Collected data entries:
------------------------------------------------
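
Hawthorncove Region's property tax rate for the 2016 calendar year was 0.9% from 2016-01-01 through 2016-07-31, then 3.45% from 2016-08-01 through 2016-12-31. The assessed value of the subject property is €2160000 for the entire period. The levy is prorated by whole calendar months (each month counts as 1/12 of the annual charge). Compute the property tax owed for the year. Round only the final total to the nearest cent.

2016-01-01 to 2016-07-31: 7 months at 0.9% → €2160000 × 0.9% × 7/12 = €11340.0000
2016-08-01 to 2016-12-31: 5 months at 3.45% → €2160000 × 3.45% × 5/12 = €31050.0000
Total = €42390.0000

€42390.00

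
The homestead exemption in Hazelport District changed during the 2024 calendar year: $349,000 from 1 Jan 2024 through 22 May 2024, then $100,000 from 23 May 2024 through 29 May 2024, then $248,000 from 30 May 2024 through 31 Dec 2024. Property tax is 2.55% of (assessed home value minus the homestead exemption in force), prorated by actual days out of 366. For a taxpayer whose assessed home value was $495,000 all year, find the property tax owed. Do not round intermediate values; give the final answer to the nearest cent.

$5,364.41

1 Jan – 22 May 2024: 143 days, exemption $349,000 → ($495,000 − $349,000) × 2.55% × 143/366 = $1,454.6148
23 May – 29 May 2024: 7 days, exemption $100,000 → ($495,000 − $100,000) × 2.55% × 7/366 = $192.6434
30 May – 31 Dec 2024: 216 days, exemption $248,000 → ($495,000 − $248,000) × 2.55% × 216/366 = $3,717.1475
Total = $5,364.4057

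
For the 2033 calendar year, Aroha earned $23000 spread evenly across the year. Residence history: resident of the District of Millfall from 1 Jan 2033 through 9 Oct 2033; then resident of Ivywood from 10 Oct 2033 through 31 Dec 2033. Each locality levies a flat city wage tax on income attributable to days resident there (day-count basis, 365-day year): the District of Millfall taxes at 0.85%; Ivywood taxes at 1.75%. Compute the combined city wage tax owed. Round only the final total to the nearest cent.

$242.57

The District of Millfall, 1 Jan – 9 Oct 2033: 282 days → $23000 × 0.85% × 282/365 = $151.0438
Ivywood, 10 Oct – 31 Dec 2033: 83 days → $23000 × 1.75% × 83/365 = $91.5274
Total = $242.5712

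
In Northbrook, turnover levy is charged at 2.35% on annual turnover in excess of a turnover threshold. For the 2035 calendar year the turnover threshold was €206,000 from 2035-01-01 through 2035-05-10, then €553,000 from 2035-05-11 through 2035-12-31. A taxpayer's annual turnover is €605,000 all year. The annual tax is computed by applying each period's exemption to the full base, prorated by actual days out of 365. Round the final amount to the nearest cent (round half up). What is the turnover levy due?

2035-01-01 to 2035-05-10: 130 days, exemption €206,000 → (€605,000 − €206,000) × 2.35% × 130/365 = €3,339.5753
2035-05-11 to 2035-12-31: 235 days, exemption €553,000 → (€605,000 − €553,000) × 2.35% × 235/365 = €786.7671
Total = €4,126.3425

€4,126.34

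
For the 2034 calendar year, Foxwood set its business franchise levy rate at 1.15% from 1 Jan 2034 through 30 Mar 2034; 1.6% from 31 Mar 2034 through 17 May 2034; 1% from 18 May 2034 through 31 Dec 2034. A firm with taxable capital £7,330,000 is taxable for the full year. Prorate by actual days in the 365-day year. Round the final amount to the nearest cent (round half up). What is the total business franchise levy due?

1 Jan – 30 Mar 2034: 89 days at 1.15% → £7,330,000 × 1.15% × 89/365 = £20,554.1233
31 Mar – 17 May 2034: 48 days at 1.6% → £7,330,000 × 1.6% × 48/365 = £15,423.1233
18 May – 31 Dec 2034: 228 days at 1% → £7,330,000 × 1% × 228/365 = £45,787.3973
Total = £81,764.6438

£81,764.64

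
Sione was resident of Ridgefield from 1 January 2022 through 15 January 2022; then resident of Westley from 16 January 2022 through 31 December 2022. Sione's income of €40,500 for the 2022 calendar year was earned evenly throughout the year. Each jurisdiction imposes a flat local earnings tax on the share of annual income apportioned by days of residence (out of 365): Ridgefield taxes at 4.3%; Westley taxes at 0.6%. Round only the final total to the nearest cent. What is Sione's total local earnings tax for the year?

Ridgefield, 1 January – 15 January 2022: 15 days → €40,500 × 4.3% × 15/365 = €71.5685
Westley, 16 January – 31 December 2022: 350 days → €40,500 × 0.6% × 350/365 = €233.0137
Total = €304.5822

€304.58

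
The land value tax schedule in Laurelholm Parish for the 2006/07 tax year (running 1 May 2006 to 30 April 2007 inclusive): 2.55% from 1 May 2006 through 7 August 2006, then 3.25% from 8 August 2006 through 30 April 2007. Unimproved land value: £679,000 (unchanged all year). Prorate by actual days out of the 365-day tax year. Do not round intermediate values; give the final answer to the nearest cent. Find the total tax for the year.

1 May – 7 August 2006: 99 days at 2.55% → £679,000 × 2.55% × 99/365 = £4,696.2616
8 August 2006 – 30 April 2007: 266 days at 3.25% → £679,000 × 3.25% × 266/365 = £16,082.0685
Total = £20,778.3301

£20,778.33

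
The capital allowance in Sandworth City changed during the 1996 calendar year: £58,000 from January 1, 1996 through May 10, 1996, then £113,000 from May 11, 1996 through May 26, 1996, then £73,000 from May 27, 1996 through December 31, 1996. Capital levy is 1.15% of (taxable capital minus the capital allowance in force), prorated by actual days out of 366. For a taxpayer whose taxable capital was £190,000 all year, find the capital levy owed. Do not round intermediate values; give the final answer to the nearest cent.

January 1 – May 10, 1996: 131 days, exemption £58,000 → (£190,000 − £58,000) × 1.15% × 131/366 = £543.3279
May 11 – May 26, 1996: 16 days, exemption £113,000 → (£190,000 − £113,000) × 1.15% × 16/366 = £38.7104
May 27 – December 31, 1996: 219 days, exemption £73,000 → (£190,000 − £73,000) × 1.15% × 219/366 = £805.0943
Total = £1,387.1325

£1,387.13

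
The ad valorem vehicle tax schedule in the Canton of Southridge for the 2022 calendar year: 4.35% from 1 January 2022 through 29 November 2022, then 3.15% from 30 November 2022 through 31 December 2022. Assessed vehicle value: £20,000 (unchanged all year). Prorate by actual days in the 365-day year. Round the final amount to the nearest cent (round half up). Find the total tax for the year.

£848.96

1 January – 29 November 2022: 333 days at 4.35% → £20,000 × 4.35% × 333/365 = £793.7260
30 November – 31 December 2022: 32 days at 3.15% → £20,000 × 3.15% × 32/365 = £55.2329
Total = £848.9589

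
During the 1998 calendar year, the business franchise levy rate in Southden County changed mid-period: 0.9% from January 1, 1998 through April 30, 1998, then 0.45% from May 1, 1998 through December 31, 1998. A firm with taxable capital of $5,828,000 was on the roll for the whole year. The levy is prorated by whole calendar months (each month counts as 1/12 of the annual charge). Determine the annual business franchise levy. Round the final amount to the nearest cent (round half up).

January 1 – April 30, 1998: 4 months at 0.9% → $5,828,000 × 0.9% × 4/12 = $17,484.0000
May 1 – December 31, 1998: 8 months at 0.45% → $5,828,000 × 0.45% × 8/12 = $17,484.0000
Total = $34,968.0000

$34,968.00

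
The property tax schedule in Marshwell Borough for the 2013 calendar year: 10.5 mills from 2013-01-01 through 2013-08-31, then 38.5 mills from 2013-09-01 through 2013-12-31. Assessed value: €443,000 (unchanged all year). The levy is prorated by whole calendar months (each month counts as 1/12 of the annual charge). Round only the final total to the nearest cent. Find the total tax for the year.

2013-01-01 to 2013-08-31: 8 months at 10.5 mills → €443,000 × 1.05% × 8/12 = €3,101.0000
2013-09-01 to 2013-12-31: 4 months at 38.5 mills → €443,000 × 3.85% × 4/12 = €5,685.1667
Total = €8,786.1667

€8,786.17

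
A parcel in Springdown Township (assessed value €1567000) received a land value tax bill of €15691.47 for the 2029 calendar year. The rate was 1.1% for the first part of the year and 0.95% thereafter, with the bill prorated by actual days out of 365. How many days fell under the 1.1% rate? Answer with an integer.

Let d = days at the first rate; then 365 − d days at the second rate.
€1567000 × [1.1%·d + 0.95%·(365−d)] / 365 = €15691.47
Solving gives d = 125, so the new rate took effect on 6 May 2029.

125 days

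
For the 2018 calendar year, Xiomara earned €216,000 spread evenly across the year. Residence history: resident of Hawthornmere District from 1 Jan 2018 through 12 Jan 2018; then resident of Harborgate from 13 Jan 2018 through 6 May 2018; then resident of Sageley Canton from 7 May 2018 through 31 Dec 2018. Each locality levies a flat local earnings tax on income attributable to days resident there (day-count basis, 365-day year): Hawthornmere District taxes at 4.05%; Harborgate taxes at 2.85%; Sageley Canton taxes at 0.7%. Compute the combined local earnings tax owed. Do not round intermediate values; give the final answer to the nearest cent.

Hawthornmere District, 1 Jan – 12 Jan 2018: 12 days → €216,000 × 4.05% × 12/365 = €287.6055
Harborgate, 13 Jan – 6 May 2018: 114 days → €216,000 × 2.85% × 114/365 = €1,922.6959
Sageley Canton, 7 May – 31 Dec 2018: 239 days → €216,000 × 0.7% × 239/365 = €990.0493
Total = €3,200.3507

€3,200.35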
------------------------------------------------
* Problem to work on
Repeat exactly the lines from the one containing "For the 2018" through the last line of the records above, both included, and nothing else.

* Exercise response
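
For the 2018 calendar year, Xiomara earned €216,000 spread evenly across the year. Residence history: resident of Hawthornmere District from 1 Jan 2018 through 12 Jan 2018; then resident of Harborgate from 13 Jan 2018 through 6 May 2018; then resident of Sageley Canton from 7 May 2018 through 31 Dec 2018. Each locality levies a flat local earnings tax on income attributable to days resident there (day-count basis, 365-day year): Hawthornmere District taxes at 4.05%; Harborgate taxes at 2.85%; Sageley Canton taxes at 0.7%. Compute the combined local earnings tax owed. Do not round intermediate values; give the final answer to the nearest cent.

Hawthornmere District, 1 Jan – 12 Jan 2018: 12 days → €216,000 × 4.05% × 12/365 = €287.6055
Harborgate, 13 Jan – 6 May 2018: 114 days → €216,000 × 2.85% × 114/365 = €1,922.6959
Sageley Canton, 7 May – 31 Dec 2018: 239 days → €216,000 × 0.7% × 239/365 = €990.0493
Total = €3,200.3507

€3,200.35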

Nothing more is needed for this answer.